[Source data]
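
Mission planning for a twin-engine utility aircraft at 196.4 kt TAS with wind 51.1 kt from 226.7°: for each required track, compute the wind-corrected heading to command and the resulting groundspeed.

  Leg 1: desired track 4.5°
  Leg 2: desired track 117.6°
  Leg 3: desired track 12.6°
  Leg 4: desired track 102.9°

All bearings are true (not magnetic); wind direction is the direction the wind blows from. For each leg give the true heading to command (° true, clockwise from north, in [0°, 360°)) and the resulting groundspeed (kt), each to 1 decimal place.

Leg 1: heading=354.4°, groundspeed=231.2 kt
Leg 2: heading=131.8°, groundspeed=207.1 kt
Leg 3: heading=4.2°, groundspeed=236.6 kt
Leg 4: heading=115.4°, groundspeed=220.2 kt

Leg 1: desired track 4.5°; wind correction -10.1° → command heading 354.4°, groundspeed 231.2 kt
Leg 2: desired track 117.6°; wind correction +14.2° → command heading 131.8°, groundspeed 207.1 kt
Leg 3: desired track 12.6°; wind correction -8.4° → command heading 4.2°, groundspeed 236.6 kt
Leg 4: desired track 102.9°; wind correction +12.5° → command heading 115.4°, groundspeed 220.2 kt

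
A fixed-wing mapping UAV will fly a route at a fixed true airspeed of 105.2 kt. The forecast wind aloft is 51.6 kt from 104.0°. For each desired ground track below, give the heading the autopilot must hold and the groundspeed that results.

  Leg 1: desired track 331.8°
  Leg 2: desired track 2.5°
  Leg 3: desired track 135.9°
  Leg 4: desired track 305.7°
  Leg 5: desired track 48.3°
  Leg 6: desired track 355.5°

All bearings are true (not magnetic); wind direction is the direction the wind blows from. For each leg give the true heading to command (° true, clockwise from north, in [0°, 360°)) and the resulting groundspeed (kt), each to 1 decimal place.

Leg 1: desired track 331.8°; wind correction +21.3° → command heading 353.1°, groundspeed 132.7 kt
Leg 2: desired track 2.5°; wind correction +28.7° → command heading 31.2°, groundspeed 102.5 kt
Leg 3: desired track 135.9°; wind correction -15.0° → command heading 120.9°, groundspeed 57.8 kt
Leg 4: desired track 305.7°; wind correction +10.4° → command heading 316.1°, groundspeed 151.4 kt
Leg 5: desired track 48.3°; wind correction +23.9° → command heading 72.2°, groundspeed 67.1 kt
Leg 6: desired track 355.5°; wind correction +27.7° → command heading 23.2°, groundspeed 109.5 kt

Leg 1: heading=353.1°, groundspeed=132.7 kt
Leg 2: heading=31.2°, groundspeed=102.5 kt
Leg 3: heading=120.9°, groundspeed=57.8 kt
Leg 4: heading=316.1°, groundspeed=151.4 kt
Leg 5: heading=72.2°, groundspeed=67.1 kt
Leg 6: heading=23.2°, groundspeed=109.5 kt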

==

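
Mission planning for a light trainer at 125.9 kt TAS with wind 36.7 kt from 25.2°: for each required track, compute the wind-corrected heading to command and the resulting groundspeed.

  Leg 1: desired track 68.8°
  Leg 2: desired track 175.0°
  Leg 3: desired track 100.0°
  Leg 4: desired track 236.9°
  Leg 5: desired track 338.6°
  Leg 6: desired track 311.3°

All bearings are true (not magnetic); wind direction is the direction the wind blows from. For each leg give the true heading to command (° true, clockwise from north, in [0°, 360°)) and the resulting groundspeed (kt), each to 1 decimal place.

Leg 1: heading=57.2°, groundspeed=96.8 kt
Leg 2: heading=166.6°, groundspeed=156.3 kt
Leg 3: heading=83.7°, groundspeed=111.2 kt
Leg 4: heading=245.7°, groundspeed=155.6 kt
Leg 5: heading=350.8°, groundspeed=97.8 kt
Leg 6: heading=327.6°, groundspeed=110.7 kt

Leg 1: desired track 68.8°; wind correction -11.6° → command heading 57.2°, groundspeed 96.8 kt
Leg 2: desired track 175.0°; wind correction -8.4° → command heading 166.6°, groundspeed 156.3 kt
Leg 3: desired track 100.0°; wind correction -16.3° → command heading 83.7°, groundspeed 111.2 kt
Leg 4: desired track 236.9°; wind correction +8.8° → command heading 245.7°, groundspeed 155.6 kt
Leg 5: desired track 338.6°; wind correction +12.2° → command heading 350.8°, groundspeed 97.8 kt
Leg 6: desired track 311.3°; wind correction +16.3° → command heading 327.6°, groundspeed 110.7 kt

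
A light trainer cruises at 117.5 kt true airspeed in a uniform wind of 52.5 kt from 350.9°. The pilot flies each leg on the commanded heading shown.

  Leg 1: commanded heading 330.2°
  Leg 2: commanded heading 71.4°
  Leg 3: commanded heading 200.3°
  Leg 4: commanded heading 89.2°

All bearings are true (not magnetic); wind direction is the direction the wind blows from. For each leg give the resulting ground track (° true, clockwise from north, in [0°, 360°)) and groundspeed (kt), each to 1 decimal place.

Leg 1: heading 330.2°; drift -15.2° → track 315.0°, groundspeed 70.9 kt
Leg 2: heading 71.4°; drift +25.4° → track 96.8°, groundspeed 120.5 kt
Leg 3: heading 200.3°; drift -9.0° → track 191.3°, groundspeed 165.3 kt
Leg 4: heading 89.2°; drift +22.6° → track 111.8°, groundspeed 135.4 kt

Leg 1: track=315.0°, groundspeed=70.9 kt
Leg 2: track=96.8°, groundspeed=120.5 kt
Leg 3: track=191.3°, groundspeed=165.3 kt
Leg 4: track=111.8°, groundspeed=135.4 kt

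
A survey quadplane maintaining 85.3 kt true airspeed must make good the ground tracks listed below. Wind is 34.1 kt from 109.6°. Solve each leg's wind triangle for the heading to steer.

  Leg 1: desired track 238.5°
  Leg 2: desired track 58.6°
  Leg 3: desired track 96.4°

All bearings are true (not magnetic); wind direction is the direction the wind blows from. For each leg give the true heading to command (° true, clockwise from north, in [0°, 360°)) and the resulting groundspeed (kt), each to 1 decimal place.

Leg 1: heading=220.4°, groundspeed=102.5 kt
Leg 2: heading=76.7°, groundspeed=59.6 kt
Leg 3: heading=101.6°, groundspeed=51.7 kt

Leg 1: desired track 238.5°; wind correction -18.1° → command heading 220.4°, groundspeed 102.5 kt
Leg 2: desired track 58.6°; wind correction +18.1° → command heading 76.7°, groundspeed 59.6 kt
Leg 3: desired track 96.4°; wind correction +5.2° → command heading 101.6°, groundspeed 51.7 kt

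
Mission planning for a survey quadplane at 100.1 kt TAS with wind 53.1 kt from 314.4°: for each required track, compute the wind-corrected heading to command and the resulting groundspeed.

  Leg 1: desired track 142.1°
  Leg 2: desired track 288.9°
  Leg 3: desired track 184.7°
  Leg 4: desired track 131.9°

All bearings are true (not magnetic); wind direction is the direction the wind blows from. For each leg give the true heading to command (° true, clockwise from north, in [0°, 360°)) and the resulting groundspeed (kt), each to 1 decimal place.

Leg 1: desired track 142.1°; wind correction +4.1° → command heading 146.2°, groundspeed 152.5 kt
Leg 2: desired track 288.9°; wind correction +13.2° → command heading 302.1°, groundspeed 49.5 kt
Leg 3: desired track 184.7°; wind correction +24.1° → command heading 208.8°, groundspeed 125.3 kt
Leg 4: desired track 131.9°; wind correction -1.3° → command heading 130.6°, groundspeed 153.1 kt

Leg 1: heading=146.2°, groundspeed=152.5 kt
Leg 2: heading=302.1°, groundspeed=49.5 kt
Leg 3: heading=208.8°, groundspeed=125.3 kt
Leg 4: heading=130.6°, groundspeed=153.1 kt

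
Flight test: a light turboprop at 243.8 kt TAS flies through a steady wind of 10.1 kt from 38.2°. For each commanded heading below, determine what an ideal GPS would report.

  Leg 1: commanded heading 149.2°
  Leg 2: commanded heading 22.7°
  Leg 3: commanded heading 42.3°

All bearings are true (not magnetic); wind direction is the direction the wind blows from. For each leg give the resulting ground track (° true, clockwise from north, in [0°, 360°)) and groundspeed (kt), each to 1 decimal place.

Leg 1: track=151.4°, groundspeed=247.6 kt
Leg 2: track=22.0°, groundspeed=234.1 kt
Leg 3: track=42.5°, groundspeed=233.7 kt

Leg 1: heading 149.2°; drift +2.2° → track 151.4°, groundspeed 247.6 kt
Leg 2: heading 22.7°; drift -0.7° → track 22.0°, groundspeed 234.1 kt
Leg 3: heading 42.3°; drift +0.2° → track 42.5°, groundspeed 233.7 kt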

[What this task involves]: Copy the lines above exactly. Start with the line containing "Leg 1: commanded heading 330.2°", end with the line containing "Leg 4: commanded heading 89.2°", and include both.

[Task response]:
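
  Leg 1: commanded heading 330.2°
  Leg 2: commanded heading 71.4°
  Leg 3: commanded heading 200.3°
  Leg 4: commanded heading 89.2°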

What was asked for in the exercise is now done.